▸ **Task to carry out**:
Look through the material that follows and show every line with the string "extraterrestrial".

▸ **Records supplied**:
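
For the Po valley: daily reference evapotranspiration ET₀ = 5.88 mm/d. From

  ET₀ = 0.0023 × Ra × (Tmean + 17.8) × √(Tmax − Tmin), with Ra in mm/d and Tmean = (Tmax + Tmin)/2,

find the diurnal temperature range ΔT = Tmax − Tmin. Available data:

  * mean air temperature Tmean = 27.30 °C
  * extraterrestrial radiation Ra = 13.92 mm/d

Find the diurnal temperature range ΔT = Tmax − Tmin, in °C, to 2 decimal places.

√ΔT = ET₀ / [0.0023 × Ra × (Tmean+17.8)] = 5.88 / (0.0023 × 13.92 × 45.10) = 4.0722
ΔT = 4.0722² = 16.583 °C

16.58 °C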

--

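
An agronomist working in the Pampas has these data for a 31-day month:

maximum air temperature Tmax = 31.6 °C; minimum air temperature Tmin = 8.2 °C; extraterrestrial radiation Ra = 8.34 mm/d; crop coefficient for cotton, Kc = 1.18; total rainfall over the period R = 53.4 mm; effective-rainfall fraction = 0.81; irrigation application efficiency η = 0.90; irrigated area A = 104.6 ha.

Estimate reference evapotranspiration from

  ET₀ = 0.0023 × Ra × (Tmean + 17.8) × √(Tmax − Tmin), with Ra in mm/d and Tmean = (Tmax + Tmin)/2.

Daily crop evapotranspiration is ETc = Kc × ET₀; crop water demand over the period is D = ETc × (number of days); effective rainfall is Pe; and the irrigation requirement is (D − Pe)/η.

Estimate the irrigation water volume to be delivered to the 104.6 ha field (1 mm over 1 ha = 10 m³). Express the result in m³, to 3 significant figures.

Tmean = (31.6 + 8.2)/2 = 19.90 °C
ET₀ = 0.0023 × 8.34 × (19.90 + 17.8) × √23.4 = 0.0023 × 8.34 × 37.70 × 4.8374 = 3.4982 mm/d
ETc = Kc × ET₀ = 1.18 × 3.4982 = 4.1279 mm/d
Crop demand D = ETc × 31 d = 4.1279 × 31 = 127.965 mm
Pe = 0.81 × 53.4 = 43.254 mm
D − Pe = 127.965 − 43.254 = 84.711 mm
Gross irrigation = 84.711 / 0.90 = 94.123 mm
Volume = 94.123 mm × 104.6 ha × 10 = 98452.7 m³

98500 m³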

▸ **Solution to this problem**:
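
  * extraterrestrial radiation Ra = 13.92 mm/d
maximum air temperature Tmax = 31.6 °C; minimum air temperature Tmin = 8.2 °C; extraterrestrial radiation Ra = 8.34 mm/d; crop coefficient for cotton, Kc = 1.18; total rainfall over the period R = 53.4 mm; effective-rainfall fraction = 0.81; irrigation application efficiency η = 0.90; irrigated area A = 104.6 ha.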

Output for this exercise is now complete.